PROBLEM: Check every line of the data below for the string "simplicial", and copy the ones that hold it.

DATA LISTING:
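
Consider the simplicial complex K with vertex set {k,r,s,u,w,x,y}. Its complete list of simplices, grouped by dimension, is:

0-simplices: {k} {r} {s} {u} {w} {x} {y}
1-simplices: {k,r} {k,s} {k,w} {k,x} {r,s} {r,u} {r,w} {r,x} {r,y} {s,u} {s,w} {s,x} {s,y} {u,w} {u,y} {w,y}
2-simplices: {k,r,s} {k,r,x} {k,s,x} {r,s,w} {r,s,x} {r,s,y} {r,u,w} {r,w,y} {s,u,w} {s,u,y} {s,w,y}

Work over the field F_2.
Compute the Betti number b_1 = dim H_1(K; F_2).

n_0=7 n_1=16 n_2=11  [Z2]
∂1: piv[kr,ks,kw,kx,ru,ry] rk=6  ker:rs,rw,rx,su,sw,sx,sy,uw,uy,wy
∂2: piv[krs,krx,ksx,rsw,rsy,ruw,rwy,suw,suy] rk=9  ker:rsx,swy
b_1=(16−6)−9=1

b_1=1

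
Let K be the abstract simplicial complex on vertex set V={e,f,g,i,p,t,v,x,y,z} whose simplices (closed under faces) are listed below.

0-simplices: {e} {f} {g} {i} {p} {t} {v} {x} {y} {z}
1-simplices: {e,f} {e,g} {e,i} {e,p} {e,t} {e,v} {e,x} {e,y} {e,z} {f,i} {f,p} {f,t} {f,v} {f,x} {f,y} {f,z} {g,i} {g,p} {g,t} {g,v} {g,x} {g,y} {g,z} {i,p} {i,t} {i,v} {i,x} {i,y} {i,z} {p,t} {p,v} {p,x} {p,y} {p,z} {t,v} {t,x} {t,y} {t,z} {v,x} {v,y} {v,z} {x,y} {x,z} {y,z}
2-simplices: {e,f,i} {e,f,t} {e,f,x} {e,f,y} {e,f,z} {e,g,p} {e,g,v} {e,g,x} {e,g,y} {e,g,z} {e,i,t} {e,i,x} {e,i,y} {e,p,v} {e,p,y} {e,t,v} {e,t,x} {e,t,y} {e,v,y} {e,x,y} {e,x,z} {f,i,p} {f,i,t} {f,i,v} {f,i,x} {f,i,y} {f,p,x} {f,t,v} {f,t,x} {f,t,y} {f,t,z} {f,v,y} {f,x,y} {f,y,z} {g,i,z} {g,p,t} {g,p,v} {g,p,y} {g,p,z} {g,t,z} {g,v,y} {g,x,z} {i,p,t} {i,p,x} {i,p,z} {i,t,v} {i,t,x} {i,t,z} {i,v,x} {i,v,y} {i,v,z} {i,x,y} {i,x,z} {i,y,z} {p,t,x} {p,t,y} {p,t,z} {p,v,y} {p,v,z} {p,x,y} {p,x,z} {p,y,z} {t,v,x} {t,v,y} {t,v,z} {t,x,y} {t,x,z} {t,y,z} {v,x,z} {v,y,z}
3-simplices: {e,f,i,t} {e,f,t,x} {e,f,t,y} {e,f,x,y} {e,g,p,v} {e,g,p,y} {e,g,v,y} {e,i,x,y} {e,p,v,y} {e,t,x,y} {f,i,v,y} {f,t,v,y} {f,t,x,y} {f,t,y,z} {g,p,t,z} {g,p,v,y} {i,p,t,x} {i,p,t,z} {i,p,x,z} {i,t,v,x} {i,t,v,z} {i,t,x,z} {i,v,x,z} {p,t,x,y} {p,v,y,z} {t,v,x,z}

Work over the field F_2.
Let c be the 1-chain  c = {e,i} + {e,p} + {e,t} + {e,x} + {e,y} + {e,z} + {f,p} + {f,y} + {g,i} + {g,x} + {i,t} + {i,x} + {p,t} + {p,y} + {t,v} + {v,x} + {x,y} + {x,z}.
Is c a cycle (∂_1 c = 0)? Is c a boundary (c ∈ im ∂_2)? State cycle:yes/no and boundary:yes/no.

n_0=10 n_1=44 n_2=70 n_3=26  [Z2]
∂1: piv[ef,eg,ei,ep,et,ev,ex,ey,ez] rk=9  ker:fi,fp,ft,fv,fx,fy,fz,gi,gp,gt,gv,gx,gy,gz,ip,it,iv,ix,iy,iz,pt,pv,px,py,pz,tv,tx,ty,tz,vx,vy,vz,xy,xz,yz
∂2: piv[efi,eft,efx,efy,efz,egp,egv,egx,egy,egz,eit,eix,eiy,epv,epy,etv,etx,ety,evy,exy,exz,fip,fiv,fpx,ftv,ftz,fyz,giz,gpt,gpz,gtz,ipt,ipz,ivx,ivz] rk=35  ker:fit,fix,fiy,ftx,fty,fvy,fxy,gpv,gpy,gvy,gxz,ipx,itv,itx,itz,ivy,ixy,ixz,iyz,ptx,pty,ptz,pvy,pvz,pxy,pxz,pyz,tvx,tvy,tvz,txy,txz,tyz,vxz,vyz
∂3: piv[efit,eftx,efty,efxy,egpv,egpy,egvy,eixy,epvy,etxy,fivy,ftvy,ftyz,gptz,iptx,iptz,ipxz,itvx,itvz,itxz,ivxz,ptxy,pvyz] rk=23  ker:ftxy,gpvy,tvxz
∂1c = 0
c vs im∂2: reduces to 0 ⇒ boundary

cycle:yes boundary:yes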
* * *
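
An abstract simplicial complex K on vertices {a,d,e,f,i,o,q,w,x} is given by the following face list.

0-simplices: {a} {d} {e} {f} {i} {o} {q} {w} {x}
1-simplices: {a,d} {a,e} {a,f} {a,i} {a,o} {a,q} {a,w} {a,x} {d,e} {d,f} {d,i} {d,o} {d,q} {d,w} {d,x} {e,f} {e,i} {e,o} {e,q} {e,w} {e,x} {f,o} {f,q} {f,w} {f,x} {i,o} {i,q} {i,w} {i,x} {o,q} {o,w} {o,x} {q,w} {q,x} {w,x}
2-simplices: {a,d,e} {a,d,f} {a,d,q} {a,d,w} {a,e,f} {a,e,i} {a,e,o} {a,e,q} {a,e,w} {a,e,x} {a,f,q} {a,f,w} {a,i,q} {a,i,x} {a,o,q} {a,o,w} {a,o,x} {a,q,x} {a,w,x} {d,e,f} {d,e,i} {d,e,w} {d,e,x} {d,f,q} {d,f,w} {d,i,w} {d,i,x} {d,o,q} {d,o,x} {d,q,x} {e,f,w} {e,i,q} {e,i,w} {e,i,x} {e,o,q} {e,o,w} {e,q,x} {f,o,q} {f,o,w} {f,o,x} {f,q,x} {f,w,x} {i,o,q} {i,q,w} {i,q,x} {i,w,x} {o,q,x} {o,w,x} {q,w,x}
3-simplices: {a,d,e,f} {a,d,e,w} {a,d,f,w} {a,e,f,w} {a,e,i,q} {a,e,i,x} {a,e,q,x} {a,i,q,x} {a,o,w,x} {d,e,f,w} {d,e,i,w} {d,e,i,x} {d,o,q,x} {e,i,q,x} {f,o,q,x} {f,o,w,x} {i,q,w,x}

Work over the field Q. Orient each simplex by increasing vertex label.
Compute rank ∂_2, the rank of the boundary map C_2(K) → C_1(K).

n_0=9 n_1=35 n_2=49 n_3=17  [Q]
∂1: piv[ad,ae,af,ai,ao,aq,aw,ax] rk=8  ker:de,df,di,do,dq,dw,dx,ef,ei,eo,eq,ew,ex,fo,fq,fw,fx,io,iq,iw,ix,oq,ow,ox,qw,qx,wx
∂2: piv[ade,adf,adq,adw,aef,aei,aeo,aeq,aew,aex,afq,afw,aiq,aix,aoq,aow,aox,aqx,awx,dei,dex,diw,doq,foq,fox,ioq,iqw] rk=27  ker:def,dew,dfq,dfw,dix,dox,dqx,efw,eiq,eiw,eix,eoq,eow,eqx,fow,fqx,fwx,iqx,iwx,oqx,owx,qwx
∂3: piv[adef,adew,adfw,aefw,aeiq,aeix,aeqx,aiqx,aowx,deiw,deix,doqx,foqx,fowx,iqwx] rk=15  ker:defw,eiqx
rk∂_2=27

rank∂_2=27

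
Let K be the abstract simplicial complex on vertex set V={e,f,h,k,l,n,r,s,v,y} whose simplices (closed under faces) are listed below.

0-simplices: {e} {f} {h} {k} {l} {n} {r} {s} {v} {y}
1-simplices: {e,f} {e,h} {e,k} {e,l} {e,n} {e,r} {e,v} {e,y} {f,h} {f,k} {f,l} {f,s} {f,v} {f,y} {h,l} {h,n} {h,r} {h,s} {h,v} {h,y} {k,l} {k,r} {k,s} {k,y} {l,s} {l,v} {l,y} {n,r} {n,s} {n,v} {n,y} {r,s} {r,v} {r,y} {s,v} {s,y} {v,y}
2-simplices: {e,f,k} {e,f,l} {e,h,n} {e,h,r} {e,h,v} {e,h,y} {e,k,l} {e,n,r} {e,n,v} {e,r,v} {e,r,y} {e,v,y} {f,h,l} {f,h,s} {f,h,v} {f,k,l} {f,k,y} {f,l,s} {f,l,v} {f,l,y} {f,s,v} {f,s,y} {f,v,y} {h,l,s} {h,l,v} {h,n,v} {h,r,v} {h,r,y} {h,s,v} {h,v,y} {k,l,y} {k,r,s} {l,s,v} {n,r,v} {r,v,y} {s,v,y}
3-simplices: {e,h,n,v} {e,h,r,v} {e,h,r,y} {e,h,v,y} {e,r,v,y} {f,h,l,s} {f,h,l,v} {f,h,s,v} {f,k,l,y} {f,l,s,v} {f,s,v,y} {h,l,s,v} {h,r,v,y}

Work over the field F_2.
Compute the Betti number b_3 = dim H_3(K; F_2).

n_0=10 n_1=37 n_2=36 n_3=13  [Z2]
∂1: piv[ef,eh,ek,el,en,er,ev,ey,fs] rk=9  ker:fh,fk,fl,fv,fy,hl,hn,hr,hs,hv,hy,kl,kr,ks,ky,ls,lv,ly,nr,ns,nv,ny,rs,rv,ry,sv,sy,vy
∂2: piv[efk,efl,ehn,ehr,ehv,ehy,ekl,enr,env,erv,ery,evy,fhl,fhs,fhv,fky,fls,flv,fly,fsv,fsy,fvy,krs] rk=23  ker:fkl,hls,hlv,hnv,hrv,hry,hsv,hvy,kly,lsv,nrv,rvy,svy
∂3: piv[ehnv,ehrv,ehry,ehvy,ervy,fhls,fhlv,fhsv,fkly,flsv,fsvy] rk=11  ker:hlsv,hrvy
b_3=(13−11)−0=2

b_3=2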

ANSWER SPACE:
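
Consider the simplicial complex K with vertex set {k,r,s,u,w,x,y}. Its complete list of simplices, grouped by dimension, is:
Let K be the abstract simplicial complex on vertex set V={e,f,g,i,p,t,v,x,y,z} whose simplices (closed under faces) are listed below.
An abstract simplicial complex K on vertices {a,d,e,f,i,o,q,w,x} is given by the following face list.
Let K be the abstract simplicial complex on vertex set V={e,f,h,k,l,n,r,s,v,y} whose simplices (closed under faces) are listed below.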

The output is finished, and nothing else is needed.